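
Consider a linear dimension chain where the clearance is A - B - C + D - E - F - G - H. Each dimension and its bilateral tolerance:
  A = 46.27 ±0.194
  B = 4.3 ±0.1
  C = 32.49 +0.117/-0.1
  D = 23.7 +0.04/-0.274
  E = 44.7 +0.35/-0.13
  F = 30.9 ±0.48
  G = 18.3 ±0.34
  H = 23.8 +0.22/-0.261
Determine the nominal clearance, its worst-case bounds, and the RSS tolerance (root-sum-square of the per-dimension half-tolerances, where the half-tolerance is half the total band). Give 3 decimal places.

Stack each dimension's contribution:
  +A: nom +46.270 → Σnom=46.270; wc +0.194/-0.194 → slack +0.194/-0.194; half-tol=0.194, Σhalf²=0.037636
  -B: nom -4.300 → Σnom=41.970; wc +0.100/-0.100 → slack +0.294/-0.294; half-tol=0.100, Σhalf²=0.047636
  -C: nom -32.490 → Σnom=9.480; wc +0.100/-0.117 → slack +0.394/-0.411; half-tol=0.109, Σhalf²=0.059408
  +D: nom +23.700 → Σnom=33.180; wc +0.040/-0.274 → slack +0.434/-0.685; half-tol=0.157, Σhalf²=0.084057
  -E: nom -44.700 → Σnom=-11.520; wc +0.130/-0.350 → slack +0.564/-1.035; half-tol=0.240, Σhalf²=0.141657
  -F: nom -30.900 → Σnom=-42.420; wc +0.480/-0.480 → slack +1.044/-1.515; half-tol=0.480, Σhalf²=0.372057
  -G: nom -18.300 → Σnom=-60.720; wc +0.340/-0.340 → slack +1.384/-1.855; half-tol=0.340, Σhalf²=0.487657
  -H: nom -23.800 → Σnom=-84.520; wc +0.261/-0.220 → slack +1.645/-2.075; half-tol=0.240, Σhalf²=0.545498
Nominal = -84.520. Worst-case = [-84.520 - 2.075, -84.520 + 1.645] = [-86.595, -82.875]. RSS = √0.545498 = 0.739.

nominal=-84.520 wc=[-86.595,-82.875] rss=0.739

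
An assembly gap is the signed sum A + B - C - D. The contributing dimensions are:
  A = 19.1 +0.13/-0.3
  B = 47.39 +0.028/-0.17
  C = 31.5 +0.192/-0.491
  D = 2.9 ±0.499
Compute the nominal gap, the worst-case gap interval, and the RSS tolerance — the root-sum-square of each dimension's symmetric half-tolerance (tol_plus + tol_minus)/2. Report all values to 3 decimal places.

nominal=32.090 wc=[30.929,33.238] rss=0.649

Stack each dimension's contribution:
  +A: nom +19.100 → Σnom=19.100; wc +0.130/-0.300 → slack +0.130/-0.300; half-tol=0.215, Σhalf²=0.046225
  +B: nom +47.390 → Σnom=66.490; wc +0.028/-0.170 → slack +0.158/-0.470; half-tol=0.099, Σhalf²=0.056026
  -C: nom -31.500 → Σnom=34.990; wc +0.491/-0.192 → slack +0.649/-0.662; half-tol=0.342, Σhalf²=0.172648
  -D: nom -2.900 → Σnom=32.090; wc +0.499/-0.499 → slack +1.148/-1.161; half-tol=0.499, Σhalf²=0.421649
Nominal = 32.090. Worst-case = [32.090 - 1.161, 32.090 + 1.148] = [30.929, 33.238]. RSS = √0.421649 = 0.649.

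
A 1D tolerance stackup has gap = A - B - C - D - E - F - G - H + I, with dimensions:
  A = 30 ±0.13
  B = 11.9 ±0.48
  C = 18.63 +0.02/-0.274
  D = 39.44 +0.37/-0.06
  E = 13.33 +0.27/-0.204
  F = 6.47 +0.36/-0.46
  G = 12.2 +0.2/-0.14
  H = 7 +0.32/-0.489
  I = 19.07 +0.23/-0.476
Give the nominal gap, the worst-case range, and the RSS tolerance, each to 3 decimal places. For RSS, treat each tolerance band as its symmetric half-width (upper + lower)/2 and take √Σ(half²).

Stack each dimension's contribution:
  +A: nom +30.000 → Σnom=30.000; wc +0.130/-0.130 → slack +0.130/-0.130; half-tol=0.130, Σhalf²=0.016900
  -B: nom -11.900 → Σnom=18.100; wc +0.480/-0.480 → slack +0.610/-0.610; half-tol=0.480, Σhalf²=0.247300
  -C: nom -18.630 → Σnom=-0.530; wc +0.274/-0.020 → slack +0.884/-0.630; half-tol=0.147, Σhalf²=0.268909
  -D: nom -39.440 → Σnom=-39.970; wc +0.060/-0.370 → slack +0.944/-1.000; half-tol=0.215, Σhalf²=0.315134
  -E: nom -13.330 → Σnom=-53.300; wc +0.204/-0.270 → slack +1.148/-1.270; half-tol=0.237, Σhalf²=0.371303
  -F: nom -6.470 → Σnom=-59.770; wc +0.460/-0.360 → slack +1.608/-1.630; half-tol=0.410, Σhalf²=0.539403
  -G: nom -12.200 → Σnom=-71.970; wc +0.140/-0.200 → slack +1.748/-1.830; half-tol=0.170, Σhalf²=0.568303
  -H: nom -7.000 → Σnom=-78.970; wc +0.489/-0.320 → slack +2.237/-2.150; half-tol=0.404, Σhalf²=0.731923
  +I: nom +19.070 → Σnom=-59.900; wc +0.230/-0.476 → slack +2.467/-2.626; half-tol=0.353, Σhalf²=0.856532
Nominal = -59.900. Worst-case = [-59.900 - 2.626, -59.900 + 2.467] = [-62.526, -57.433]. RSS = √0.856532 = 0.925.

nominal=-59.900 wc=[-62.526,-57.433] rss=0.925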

• **Task requirements**:
Your answer must consist solely of the lines from the top of the entries above through the line containing "H = 23.8 +0.22/-0.261", copied exactly, both ends included.

• **Exercise response**:
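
Consider a linear dimension chain where the clearance is A - B - C + D - E - F - G - H. Each dimension and its bilateral tolerance:
  A = 46.27 ±0.194
  B = 4.3 ±0.1
  C = 32.49 +0.117/-0.1
  D = 23.7 +0.04/-0.274
  E = 44.7 +0.35/-0.13
  F = 30.9 ±0.48
  G = 18.3 ±0.34
  H = 23.8 +0.22/-0.261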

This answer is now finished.